WHAT IS REQUIRED:
The expected output is each line in the data below that includes the string "Consider".

Top of RECORDS SUPPLIED

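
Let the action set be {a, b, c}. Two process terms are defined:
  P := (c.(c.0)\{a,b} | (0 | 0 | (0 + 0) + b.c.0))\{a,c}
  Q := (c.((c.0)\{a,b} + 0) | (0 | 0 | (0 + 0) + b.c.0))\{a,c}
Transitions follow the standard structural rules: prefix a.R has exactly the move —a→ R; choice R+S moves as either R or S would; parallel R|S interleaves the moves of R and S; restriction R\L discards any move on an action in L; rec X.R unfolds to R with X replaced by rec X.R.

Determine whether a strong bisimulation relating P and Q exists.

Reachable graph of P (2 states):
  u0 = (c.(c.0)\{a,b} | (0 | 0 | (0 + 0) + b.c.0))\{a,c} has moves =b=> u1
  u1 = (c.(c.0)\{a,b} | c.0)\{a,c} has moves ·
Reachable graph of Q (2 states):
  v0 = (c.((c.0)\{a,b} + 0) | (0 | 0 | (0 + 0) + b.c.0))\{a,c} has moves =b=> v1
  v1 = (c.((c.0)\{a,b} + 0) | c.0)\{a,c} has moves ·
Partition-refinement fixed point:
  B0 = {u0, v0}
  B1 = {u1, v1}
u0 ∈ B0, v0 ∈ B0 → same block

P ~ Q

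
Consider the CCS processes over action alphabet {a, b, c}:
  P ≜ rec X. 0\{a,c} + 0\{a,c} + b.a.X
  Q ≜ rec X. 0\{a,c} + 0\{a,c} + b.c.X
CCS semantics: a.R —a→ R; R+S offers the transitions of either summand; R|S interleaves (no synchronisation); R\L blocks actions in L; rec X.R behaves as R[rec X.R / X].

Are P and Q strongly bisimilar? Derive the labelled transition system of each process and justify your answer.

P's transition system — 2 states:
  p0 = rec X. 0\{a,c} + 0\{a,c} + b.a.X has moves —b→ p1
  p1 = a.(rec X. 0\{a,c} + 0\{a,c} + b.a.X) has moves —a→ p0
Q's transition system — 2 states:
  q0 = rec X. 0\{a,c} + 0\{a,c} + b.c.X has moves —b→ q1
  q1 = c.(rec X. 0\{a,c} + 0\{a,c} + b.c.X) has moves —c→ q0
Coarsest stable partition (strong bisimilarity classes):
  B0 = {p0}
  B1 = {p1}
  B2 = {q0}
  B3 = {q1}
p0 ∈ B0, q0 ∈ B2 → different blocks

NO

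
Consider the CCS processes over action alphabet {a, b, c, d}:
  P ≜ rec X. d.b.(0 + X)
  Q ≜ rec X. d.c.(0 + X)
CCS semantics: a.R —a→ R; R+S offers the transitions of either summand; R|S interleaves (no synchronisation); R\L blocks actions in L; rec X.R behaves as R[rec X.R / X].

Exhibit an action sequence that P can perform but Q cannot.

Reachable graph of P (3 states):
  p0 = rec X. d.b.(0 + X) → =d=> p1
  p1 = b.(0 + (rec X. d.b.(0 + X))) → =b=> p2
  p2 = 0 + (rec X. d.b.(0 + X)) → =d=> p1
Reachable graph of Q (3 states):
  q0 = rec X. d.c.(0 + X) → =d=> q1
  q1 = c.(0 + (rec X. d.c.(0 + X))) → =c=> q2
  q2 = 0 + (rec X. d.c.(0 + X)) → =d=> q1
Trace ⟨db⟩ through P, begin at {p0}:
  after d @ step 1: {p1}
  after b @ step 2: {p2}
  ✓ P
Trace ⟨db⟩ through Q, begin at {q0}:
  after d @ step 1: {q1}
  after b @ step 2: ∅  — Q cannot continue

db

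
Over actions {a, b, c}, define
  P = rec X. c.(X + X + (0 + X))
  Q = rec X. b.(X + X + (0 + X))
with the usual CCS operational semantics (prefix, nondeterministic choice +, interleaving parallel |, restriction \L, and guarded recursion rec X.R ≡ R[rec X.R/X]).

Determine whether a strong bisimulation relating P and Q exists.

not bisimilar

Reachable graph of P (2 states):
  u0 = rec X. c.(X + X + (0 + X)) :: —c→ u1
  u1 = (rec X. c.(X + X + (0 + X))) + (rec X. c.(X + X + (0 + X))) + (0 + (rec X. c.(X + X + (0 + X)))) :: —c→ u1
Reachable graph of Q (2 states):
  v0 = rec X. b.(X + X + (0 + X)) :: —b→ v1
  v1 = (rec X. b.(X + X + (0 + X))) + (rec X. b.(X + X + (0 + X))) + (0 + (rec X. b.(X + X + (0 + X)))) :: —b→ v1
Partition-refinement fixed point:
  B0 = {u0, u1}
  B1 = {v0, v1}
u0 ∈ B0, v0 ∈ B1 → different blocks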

Bottom of RECORDS SUPPLIED

FINISHED EXERCISE:
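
Consider the CCS processes over action alphabet {a, b, c}:
Consider the CCS processes over action alphabet {a, b, c, d}: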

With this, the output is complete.